━━━ Given records ━━━
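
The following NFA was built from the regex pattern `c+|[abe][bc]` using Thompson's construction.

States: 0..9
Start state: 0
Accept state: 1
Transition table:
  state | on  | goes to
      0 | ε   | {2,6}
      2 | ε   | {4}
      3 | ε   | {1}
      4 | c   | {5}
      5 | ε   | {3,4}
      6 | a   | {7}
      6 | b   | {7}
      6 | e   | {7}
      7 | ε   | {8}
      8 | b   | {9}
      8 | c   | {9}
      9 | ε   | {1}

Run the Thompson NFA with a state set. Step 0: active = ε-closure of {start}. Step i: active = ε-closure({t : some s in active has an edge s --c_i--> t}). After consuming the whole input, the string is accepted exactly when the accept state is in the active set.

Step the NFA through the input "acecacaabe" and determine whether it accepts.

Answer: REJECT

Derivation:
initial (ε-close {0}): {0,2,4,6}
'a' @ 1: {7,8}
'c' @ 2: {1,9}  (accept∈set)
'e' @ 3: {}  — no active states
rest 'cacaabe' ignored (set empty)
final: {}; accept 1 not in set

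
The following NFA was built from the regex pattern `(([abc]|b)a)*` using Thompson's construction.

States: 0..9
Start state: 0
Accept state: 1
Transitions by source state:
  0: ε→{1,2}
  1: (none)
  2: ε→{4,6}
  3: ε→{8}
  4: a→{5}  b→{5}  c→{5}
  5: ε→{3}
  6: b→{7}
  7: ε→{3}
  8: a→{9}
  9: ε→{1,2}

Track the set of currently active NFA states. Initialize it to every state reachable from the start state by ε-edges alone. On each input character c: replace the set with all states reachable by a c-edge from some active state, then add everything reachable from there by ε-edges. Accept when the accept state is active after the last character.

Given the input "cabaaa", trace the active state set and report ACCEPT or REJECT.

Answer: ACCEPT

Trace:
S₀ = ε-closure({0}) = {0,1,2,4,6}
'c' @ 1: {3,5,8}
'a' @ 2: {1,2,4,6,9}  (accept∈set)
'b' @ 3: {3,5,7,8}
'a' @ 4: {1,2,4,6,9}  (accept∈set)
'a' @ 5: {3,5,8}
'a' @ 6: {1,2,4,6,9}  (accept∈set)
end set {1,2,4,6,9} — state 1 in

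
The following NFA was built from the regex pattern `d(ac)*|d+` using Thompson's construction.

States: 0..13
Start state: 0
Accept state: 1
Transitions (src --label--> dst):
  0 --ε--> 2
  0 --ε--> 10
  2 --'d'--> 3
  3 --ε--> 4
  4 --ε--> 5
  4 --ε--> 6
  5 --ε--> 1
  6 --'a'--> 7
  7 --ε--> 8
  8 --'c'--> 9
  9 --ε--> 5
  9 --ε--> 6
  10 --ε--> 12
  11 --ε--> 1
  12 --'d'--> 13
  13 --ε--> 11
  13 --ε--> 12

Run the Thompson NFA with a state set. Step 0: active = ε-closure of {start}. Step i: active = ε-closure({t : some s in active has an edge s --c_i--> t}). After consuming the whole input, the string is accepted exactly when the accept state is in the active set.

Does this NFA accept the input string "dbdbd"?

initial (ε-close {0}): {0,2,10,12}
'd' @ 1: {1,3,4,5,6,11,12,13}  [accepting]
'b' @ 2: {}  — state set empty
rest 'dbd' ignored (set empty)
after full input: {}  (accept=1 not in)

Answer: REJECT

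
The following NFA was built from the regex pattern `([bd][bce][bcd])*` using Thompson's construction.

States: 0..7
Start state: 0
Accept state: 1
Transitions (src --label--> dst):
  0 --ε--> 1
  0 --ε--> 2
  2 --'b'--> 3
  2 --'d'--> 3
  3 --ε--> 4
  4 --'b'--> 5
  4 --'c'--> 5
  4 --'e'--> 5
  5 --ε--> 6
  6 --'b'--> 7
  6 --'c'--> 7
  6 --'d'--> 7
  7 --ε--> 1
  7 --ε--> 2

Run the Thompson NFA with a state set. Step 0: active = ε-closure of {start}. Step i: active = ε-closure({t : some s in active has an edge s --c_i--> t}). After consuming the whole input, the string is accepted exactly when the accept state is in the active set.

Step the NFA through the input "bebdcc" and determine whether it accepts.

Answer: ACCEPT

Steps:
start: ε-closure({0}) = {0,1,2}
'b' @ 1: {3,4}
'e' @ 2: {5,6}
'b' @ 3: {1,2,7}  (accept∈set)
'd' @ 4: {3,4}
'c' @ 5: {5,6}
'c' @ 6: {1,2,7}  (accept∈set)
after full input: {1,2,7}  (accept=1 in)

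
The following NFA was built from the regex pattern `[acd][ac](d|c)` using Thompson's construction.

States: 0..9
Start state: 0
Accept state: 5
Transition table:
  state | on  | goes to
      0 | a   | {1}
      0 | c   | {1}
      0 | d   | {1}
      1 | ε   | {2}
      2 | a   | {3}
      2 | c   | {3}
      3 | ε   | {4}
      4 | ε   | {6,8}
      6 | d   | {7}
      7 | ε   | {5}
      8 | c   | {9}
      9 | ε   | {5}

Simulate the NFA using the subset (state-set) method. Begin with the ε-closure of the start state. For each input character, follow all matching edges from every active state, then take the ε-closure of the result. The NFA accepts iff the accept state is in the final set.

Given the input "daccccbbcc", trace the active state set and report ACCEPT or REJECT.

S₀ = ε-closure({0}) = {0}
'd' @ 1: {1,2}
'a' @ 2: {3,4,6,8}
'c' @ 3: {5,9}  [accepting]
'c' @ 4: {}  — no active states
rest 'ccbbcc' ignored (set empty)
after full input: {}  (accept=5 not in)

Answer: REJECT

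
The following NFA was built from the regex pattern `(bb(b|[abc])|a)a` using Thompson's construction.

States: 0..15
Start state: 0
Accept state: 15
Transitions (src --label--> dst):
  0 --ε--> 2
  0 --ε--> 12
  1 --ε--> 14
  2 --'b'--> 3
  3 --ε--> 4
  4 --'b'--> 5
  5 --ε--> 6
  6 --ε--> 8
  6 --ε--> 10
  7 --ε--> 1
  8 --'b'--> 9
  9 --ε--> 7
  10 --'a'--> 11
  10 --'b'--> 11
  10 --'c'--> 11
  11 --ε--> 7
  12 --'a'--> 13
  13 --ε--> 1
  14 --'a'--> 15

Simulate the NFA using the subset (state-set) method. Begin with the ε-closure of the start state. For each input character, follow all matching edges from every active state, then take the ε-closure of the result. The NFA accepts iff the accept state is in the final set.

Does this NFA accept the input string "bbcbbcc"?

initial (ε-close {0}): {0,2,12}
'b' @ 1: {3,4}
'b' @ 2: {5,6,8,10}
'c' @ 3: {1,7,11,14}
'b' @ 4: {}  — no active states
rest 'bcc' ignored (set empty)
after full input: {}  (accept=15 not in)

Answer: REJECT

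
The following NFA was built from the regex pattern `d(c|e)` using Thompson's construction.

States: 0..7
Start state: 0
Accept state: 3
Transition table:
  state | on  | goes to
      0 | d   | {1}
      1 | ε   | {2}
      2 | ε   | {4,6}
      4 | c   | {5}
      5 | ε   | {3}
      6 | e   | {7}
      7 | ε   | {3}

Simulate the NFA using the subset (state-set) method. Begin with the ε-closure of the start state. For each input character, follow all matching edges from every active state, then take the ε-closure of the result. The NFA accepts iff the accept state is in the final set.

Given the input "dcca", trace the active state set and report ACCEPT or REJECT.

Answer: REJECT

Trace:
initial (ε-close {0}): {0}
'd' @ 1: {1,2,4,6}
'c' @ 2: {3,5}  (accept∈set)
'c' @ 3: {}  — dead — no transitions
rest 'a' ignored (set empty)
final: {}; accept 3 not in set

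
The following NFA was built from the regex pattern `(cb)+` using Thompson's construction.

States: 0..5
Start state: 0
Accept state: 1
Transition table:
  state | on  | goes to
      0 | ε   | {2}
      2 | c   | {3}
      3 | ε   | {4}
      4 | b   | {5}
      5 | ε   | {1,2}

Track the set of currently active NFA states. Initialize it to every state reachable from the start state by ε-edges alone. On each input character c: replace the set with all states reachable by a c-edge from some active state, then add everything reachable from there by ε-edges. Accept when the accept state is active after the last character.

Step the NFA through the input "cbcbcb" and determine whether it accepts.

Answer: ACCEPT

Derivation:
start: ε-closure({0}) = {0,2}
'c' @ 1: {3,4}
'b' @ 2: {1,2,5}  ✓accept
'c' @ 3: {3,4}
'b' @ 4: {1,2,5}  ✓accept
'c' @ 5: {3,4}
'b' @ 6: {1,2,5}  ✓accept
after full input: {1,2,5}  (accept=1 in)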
━━━
Directions | Select every line of the records holding the string "construction".

Completed exercise |
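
The following NFA was built from the regex pattern `c+|[abe][bc]` using Thompson's construction.
The following NFA was built from the regex pattern `(([abc]|b)a)*` using Thompson's construction.
The following NFA was built from the regex pattern `d(ac)*|d+` using Thompson's construction.
The following NFA was built from the regex pattern `([bd][bce][bcd])*` using Thompson's construction.
The following NFA was built from the regex pattern `[acd][ac](d|c)` using Thompson's construction.
The following NFA was built from the regex pattern `(bb(b|[abc])|a)a` using Thompson's construction.
The following NFA was built from the regex pattern `d(c|e)` using Thompson's construction.
The following NFA was built from the regex pattern `(cb)+` using Thompson's construction.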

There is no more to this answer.